Exercise requirements:
Starting at the line that contains "What is h - a(-203, -173), if", return every line through the end of the entries below, exactly and with nothing else.

Extracted data entries:
::::

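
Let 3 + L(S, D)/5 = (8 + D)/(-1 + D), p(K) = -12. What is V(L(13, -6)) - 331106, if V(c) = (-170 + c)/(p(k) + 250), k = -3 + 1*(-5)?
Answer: -551623901/1666 ≈ -3.3111e+5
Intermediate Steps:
k = -8 (k = -3 - 5 = -8)
L(S, D) = -15 + 5*(8 + D)/(-1 + D) (L(S, D) = -15 + 5*((8 + D)/(-1 + D)) = -15 + 5*(8 + D)/(-1 + D))
V(c) = -5/7 + c/238 (V(c) = (-170 + c)/(-12 + 250) = (-170 + c)/238 = (-170 + c)*(1/238) = -5/7 + c/238)
V(L(13, -6)) - 331106 = (-5/7 + (5*(11 - 2*(-6))/(-1 - 6))/238) - 331106 = (-5/7 + (5*(11 + 12)/(-7))/238) - 331106 = (-5/7 + (5*(-⅐)*23)/238) - 331106 = (-5/7 + (1/238)*(-115/7)) - 331106 = (-5/7 - 115/1666) - 331106 = -1305/1666 - 331106 = -551623901/1666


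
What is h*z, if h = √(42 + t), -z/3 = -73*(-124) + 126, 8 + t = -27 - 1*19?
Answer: -55068*I*√3 ≈ -95381.0*I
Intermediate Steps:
t = -54 (t = -8 + (-27 - 1*19) = -8 + (-27 - 19) = -8 - 46 = -54)
z = -27534 (z = -3*(-73*(-124) + 126) = -3*(9052 + 126) = -3*9178 = -27534)
h = 2*I*√3 (h = √(42 - 54) = √(-12) = 2*I*√3 ≈ 3.4641*I)
h*z = (2*I*√3)*(-27534) = -55068*I*√3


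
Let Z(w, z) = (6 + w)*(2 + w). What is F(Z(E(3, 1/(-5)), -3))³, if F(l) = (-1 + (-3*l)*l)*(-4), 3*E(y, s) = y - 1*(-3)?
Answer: 1857238401088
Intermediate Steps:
E(y, s) = 1 + y/3 (E(y, s) = (y - 1*(-3))/3 = (y + 3)/3 = (3 + y)/3 = 1 + y/3)
Z(w, z) = (2 + w)*(6 + w)
F(l) = 4 + 12*l² (F(l) = (-1 - 3*l²)*(-4) = 4 + 12*l²)
F(Z(E(3, 1/(-5)), -3))³ = (4 + 12*(12 + (1 + (⅓)*3)² + 8*(1 + (⅓)*3))²)³ = (4 + 12*(12 + (1 + 1)² + 8*(1 + 1))²)³ = (4 + 12*(12 + 2² + 8*2)²)³ = (4 + 12*(12 + 4 + 16)²)³ = (4 + 12*32²)³ = (4 + 12*1024)³ = (4 + 12288)³ = 12292³ = 1857238401088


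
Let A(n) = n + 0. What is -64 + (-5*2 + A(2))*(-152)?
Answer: 1152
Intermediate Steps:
A(n) = n
-64 + (-5*2 + A(2))*(-152) = -64 + (-5*2 + 2)*(-152) = -64 + (-10 + 2)*(-152) = -64 - 8*(-152) = -64 + 1216 = 1152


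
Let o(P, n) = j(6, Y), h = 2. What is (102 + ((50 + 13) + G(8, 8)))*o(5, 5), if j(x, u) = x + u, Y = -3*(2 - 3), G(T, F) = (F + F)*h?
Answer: 1773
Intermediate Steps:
G(T, F) = 4*F (G(T, F) = (F + F)*2 = (2*F)*2 = 4*F)
Y = 3 (Y = -3*(-1) = 3)
j(x, u) = u + x
o(P, n) = 9 (o(P, n) = 3 + 6 = 9)
(102 + ((50 + 13) + G(8, 8)))*o(5, 5) = (102 + ((50 + 13) + 4*8))*9 = (102 + (63 + 32))*9 = (102 + 95)*9 = 197*9 = 1773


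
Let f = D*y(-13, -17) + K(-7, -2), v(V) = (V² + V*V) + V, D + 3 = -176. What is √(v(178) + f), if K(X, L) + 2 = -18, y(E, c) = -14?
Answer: 4*√4127 ≈ 256.97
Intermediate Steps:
D = -179 (D = -3 - 176 = -179)
K(X, L) = -20 (K(X, L) = -2 - 18 = -20)
v(V) = V + 2*V² (v(V) = (V² + V²) + V = 2*V² + V = V + 2*V²)
f = 2486 (f = -179*(-14) - 20 = 2506 - 20 = 2486)
√(v(178) + f) = √(178*(1 + 2*178) + 2486) = √(178*(1 + 356) + 2486) = √(178*357 + 2486) = √(63546 + 2486) = √66032 = 4*√4127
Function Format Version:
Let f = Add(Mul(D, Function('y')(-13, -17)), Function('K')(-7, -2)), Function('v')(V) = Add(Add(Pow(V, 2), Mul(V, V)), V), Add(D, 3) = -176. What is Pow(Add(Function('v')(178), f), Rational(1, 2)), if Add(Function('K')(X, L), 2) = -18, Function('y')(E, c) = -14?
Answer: Mul(4, Pow(4127, Rational(1, 2))) ≈ 256.97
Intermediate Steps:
D = -179 (D = Add(-3, -176) = -179)
Function('K')(X, L) = -20 (Function('K')(X, L) = Add(-2, -18) = -20)
Function('v')(V) = Add(V, Mul(2, Pow(V, 2))) (Function('v')(V) = Add(Add(Pow(V, 2), Pow(V, 2)), V) = Add(Mul(2, Pow(V, 2)), V) = Add(V, Mul(2, Pow(V, 2))))
f = 2486 (f = Add(Mul(-179, -14), -20) = Add(2506, -20) = 2486)
Pow(Add(Function('v')(178), f), Rational(1, 2)) = Pow(Add(Mul(178, Add(1, Mul(2, 178))), 2486), Rational(1, 2)) = Pow(Add(Mul(178, Add(1, 356)), 2486), Rational(1, 2)) = Pow(Add(Mul(178, 357), 2486), Rational(1, 2)) = Pow(Add(63546, 2486), Rational(1, 2)) = Pow(66032, Rational(1, 2)) = Mul(4, Pow(4127, Rational(1, 2)))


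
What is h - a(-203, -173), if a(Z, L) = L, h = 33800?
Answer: 33973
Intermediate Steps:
h - a(-203, -173) = 33800 - 1*(-173) = 33800 + 173 = 33973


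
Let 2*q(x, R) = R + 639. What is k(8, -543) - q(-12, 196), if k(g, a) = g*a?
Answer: -9523/2 ≈ -4761.5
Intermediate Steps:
k(g, a) = a*g
q(x, R) = 639/2 + R/2 (q(x, R) = (R + 639)/2 = (639 + R)/2 = 639/2 + R/2)
k(8, -543) - q(-12, 196) = -543*8 - (639/2 + (1/2)*196) = -4344 - (639/2 + 98) = -4344 - 1*835/2 = -4344 - 835/2 = -9523/2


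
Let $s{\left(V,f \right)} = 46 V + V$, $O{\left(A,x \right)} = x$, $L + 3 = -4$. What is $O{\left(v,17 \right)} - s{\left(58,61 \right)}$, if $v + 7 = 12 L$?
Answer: $-2709$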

::::

Result of the exercise:
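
What is h - a(-203, -173), if a(Z, L) = L, h = 33800?
Answer: 33973
Intermediate Steps:
h - a(-203, -173) = 33800 - 1*(-173) = 33800 + 173 = 33973


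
Let 2*q(x, R) = R + 639. What is k(8, -543) - q(-12, 196), if k(g, a) = g*a?
Answer: -9523/2 ≈ -4761.5
Intermediate Steps:
k(g, a) = a*g
q(x, R) = 639/2 + R/2 (q(x, R) = (R + 639)/2 = (639 + R)/2 = 639/2 + R/2)
k(8, -543) - q(-12, 196) = -543*8 - (639/2 + (1/2)*196) = -4344 - (639/2 + 98) = -4344 - 1*835/2 = -4344 - 835/2 = -9523/2


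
Let $s{\left(V,f \right)} = 46 V + V$, $O{\left(A,x \right)} = x$, $L + 3 = -4$. What is $O{\left(v,17 \right)} - s{\left(58,61 \right)}$, if $v + 7 = 12 L$?
Answer: $-2709$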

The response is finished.